* _Problem statement_
The records appear below. Copy each one exactly.

* _Task input_
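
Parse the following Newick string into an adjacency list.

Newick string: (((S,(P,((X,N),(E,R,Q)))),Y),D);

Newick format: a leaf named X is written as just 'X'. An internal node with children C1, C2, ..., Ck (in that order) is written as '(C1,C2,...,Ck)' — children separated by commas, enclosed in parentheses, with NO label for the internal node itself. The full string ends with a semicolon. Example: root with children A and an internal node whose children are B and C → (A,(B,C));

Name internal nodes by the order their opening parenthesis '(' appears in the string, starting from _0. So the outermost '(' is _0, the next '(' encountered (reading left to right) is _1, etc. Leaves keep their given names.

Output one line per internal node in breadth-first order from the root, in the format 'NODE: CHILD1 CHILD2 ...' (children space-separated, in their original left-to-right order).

Answer: _0: _1 D
_1: _2 Y
_2: S _3
_3: P _4
_4: _5 _6
_5: X N
_6: E R Q

Derivation:
Input: (((S,(P,((X,N),(E,R,Q)))),Y),D);
Scanning left-to-right, naming '(' by encounter order:
  pos 0: '(' -> open internal node _0 (depth 1)
  pos 1: '(' -> open internal node _1 (depth 2)
  pos 2: '(' -> open internal node _2 (depth 3)
  pos 5: '(' -> open internal node _3 (depth 4)
  pos 8: '(' -> open internal node _4 (depth 5)
  pos 9: '(' -> open internal node _5 (depth 6)
  pos 13: ')' -> close internal node _5 (now at depth 5)
  pos 15: '(' -> open internal node _6 (depth 6)
  pos 21: ')' -> close internal node _6 (now at depth 5)
  pos 22: ')' -> close internal node _4 (now at depth 4)
  pos 23: ')' -> close internal node _3 (now at depth 3)
  pos 24: ')' -> close internal node _2 (now at depth 2)
  pos 27: ')' -> close internal node _1 (now at depth 1)
  pos 30: ')' -> close internal node _0 (now at depth 0)
Total internal nodes: 7
BFS adjacency from root:
  _0: _1 D
  _1: _2 Y
  _2: S _3
  _3: P _4
  _4: _5 _6
  _5: X N
  _6: E R Q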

* _Problem solution_
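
Parse the following Newick string into an adjacency list.

Newick string: (((S,(P,((X,N),(E,R,Q)))),Y),D);

Newick format: a leaf named X is written as just 'X'. An internal node with children C1, C2, ..., Ck (in that order) is written as '(C1,C2,...,Ck)' — children separated by commas, enclosed in parentheses, with NO label for the internal node itself. The full string ends with a semicolon. Example: root with children A and an internal node whose children are B and C → (A,(B,C));

Name internal nodes by the order their opening parenthesis '(' appears in the string, starting from _0. So the outermost '(' is _0, the next '(' encountered (reading left to right) is _1, etc. Leaves keep their given names.

Output one line per internal node in breadth-first order from the root, in the format 'NODE: CHILD1 CHILD2 ...' (children space-separated, in their original left-to-right order).

Answer: _0: _1 D
_1: _2 Y
_2: S _3
_3: P _4
_4: _5 _6
_5: X N
_6: E R Q

Derivation:
Input: (((S,(P,((X,N),(E,R,Q)))),Y),D);
Scanning left-to-right, naming '(' by encounter order:
  pos 0: '(' -> open internal node _0 (depth 1)
  pos 1: '(' -> open internal node _1 (depth 2)
  pos 2: '(' -> open internal node _2 (depth 3)
  pos 5: '(' -> open internal node _3 (depth 4)
  pos 8: '(' -> open internal node _4 (depth 5)
  pos 9: '(' -> open internal node _5 (depth 6)
  pos 13: ')' -> close internal node _5 (now at depth 5)
  pos 15: '(' -> open internal node _6 (depth 6)
  pos 21: ')' -> close internal node _6 (now at depth 5)
  pos 22: ')' -> close internal node _4 (now at depth 4)
  pos 23: ')' -> close internal node _3 (now at depth 3)
  pos 24: ')' -> close internal node _2 (now at depth 2)
  pos 27: ')' -> close internal node _1 (now at depth 1)
  pos 30: ')' -> close internal node _0 (now at depth 0)
Total internal nodes: 7
BFS adjacency from root:
  _0: _1 D
  _1: _2 Y
  _2: S _3
  _3: P _4
  _4: _5 _6
  _5: X N
  _6: E R Q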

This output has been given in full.